- **What this task involves**:
Nothing but the lines below between the line holding "13. The sample was earlier than the crate." and the line holding "- Farah preceded Kofi.", inclusive, should appear in the answer, each set down exactly.
• • •
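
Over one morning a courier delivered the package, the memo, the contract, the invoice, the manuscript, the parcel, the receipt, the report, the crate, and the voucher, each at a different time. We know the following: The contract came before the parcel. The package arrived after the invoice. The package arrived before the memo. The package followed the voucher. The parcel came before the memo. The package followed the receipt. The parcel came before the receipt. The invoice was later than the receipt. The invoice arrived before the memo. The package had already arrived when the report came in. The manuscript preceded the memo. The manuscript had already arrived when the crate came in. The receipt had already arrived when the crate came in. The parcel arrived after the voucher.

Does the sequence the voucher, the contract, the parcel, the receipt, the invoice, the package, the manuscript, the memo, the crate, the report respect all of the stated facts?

yes

Check each stated constraint against the proposed order — e.g. the receipt is ahead of the crate; the voucher is ahead of the package. Every pair is in the required order; nothing is violated.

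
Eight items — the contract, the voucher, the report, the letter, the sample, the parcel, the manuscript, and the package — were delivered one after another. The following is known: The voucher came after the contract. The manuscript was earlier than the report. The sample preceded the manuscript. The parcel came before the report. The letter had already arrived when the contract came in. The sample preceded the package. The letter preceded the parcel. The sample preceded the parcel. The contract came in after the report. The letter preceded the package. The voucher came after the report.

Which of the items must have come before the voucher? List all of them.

the contract, the letter, the manuscript, the parcel, the report, the sample

Directly stated before the voucher: the contract and the report.
The letter reaches the voucher via the letter → the contract → the voucher.
The manuscript reaches the voucher via the manuscript → the report → the voucher.
The parcel reaches the voucher via the parcel → the report → the voucher.
Likewise the sample reaches the voucher by chaining the stated constraints.
No chain forces the package ahead of the voucher.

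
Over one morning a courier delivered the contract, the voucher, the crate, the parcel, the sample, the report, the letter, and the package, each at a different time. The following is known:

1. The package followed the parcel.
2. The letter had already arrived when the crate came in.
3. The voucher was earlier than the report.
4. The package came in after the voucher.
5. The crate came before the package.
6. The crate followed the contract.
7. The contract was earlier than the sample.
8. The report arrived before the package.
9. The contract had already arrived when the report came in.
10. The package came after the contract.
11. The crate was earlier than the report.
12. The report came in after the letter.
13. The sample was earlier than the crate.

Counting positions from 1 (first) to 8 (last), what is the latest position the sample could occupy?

The sample must come before the crate, the package, and the report — 3 items forced after it.
Everything else can be placed before the sample in some valid order, so the sample can sit as late as position 8 − 3 = 5.

5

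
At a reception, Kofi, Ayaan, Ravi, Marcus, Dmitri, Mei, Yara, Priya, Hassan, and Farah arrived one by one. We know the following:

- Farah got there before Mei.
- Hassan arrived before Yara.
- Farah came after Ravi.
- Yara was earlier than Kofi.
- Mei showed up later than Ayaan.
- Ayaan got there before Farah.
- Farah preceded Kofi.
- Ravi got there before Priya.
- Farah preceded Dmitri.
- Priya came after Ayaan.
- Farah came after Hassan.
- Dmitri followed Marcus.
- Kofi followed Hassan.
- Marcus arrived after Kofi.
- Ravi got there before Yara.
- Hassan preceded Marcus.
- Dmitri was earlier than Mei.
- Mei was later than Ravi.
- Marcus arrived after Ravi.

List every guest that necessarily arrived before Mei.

Directly stated before Mei: Ayaan, Dmitri, Farah, and Ravi.
Hassan reaches Mei via Hassan → Farah → Mei.
Kofi reaches Mei via Kofi → Marcus → Dmitri → Mei.
Marcus reaches Mei via Marcus → Dmitri → Mei.
Likewise Yara reaches Mei by chaining the stated constraints.
No chain forces Priya ahead of Mei.

Ayaan, Dmitri, Farah, Hassan, Kofi, Marcus, Ravi, Yara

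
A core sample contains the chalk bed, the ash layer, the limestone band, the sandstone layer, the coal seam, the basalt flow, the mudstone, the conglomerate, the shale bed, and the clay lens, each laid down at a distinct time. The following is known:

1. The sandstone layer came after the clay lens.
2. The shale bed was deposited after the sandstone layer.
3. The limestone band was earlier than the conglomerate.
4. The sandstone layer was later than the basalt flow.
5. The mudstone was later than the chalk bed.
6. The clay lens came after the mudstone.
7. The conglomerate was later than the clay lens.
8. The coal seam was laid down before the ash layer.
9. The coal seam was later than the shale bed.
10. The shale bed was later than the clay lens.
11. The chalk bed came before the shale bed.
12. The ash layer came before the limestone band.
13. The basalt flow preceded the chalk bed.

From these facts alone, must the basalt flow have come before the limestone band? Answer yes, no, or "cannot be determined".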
• • •
- **Reply**:
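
13. The sample was earlier than the crate.

Counting positions from 1 (first) to 8 (last), what is the latest position the sample could occupy?

The sample must come before the crate, the package, and the report — 3 items forced after it.
Everything else can be placed before the sample in some valid order, so the sample can sit as late as position 8 − 3 = 5.

5

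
At a reception, Kofi, Ayaan, Ravi, Marcus, Dmitri, Mei, Yara, Priya, Hassan, and Farah arrived one by one. We know the following:

- Farah got there before Mei.
- Hassan arrived before Yara.
- Farah came after Ravi.
- Yara was earlier than Kofi.
- Mei showed up later than Ayaan.
- Ayaan got there before Farah.
- Farah preceded Kofi.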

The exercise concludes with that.